─── Entries supplied

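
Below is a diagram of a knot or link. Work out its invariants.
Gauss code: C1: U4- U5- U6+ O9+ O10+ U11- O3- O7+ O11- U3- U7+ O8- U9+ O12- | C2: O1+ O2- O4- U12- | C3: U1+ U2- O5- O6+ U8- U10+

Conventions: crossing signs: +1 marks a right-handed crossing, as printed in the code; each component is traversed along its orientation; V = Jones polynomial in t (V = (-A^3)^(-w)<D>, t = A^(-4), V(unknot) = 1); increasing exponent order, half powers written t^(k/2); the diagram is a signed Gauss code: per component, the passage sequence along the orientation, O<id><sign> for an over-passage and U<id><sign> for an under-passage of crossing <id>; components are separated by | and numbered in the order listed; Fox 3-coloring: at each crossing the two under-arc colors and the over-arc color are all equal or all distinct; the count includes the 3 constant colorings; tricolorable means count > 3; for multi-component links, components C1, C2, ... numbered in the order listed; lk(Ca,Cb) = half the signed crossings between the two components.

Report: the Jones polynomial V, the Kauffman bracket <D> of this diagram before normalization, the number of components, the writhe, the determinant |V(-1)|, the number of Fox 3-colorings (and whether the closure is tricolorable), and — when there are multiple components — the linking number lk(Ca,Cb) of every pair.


V = t^-3 + t^-2 + t^-1 + 1
<D> = A^-6 + A^-2 + A^2 + A^6 (w = -2)
3 components over 12 crossings, w = -2
lk(C1,C2): -1
lk(C1,C3) = 0
linking number lk(C2,C3) = 0
9 Fox colorings among 3^12, |V(-1)| = 0: tricolorable
why: span 3 respects span(V) <= c + mu - 1 = 14 for this 3-component diagram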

──────

## About this task:
Check each line of the entries for the string "Gauss". Copy the lines that have it.

## Answer to this exercise:
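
Gauss code: C1: U4- U5- U6+ O9+ O10+ U11- O3- O7+ O11- U3- U7+ O8- U9+ O12- | C2: O1+ O2- O4- U12- | C3: U1+ U2- O5- O6+ U8- U10+
Conventions: crossing signs: +1 marks a right-handed crossing, as printed in the code; each component is traversed along its orientation; V = Jones polynomial in t (V = (-A^3)^(-w)<D>, t = A^(-4), V(unknot) = 1); increasing exponent order, half powers written t^(k/2); the diagram is a signed Gauss code: per component, the passage sequence along the orientation, O<id><sign> for an over-passage and U<id><sign> for an under-passage of crossing <id>; components are separated by | and numbered in the order listed; Fox 3-coloring: at each crossing the two under-arc colors and the over-arc color are all equal or all distinct; the count includes the 3 constant colorings; tricolorable means count > 3; for multi-component links, components C1, C2, ... numbered in the order listed; lk(Ca,Cb) = half the signed crossings between the two components.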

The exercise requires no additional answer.